## Your assignment
The lines to copy from the data below are those that hold the string "Leader".

## Data listing
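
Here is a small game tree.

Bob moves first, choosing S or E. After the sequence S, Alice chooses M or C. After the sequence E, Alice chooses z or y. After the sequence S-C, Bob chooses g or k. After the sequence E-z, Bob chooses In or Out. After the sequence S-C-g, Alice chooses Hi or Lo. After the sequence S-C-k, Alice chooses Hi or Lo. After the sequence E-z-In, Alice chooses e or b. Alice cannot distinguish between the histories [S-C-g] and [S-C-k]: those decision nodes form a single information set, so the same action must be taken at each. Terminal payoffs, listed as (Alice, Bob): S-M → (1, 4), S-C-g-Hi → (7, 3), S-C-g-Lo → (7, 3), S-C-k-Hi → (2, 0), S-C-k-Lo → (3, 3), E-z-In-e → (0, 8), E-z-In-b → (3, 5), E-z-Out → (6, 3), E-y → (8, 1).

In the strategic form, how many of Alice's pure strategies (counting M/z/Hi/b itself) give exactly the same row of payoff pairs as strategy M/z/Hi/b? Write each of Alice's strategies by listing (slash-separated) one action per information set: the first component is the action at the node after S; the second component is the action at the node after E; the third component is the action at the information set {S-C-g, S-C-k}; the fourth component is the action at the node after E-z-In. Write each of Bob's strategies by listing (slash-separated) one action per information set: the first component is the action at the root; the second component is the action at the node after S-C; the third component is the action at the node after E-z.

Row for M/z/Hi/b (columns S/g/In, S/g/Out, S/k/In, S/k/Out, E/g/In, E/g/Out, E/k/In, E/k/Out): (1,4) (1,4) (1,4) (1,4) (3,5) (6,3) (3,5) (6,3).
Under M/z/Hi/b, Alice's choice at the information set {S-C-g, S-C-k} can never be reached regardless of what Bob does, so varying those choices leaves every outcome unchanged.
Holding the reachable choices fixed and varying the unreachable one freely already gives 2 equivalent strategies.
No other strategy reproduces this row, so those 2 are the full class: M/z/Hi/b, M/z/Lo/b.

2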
* * *
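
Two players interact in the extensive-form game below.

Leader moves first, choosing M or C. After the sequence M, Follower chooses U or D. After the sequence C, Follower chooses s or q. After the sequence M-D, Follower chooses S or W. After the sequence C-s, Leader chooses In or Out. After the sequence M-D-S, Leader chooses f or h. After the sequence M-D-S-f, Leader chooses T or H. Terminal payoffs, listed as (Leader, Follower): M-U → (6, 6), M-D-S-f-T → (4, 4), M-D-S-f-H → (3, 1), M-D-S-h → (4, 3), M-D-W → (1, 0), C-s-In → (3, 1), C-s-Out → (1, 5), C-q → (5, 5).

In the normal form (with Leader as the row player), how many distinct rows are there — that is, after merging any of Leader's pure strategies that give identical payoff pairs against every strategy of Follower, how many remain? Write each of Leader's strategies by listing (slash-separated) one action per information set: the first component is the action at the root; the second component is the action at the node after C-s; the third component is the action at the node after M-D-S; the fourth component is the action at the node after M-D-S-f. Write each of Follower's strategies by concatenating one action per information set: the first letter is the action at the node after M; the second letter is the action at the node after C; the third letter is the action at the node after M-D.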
...
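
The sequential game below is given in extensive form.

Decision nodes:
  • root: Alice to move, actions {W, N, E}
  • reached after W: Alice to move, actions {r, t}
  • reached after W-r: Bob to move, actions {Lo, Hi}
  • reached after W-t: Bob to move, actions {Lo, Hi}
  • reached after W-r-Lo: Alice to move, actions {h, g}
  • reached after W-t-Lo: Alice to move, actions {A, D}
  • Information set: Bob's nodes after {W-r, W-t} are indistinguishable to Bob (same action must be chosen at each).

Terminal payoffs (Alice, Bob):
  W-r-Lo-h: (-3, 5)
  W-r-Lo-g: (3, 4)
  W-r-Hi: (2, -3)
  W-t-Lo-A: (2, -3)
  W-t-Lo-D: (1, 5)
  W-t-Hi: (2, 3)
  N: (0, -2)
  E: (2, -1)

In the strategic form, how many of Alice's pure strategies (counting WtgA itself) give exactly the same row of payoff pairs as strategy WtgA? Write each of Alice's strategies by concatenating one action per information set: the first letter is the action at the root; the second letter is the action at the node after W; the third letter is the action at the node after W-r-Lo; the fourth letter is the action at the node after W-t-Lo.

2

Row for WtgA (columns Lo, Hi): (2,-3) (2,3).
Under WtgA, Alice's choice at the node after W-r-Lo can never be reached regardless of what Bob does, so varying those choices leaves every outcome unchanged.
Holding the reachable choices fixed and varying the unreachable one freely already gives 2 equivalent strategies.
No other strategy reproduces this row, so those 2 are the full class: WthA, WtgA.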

## Finished task
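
Leader moves first, choosing M or C. After the sequence M, Follower chooses U or D. After the sequence C, Follower chooses s or q. After the sequence M-D, Follower chooses S or W. After the sequence C-s, Leader chooses In or Out. After the sequence M-D-S, Leader chooses f or h. After the sequence M-D-S-f, Leader chooses T or H. Terminal payoffs, listed as (Leader, Follower): M-U → (6, 6), M-D-S-f-T → (4, 4), M-D-S-f-H → (3, 1), M-D-S-h → (4, 3), M-D-W → (1, 0), C-s-In → (3, 1), C-s-Out → (1, 5), C-q → (5, 5).
In the normal form (with Leader as the row player), how many distinct rows are there — that is, after merging any of Leader's pure strategies that give identical payoff pairs against every strategy of Follower, how many remain? Write each of Leader's strategies by listing (slash-separated) one action per information set: the first component is the action at the root; the second component is the action at the node after C-s; the third component is the action at the node after M-D-S; the fourth component is the action at the node after M-D-S-f. Write each of Follower's strategies by concatenating one action per information set: the first letter is the action at the node after M; the second letter is the action at the node after C; the third letter is the action at the node after M-D.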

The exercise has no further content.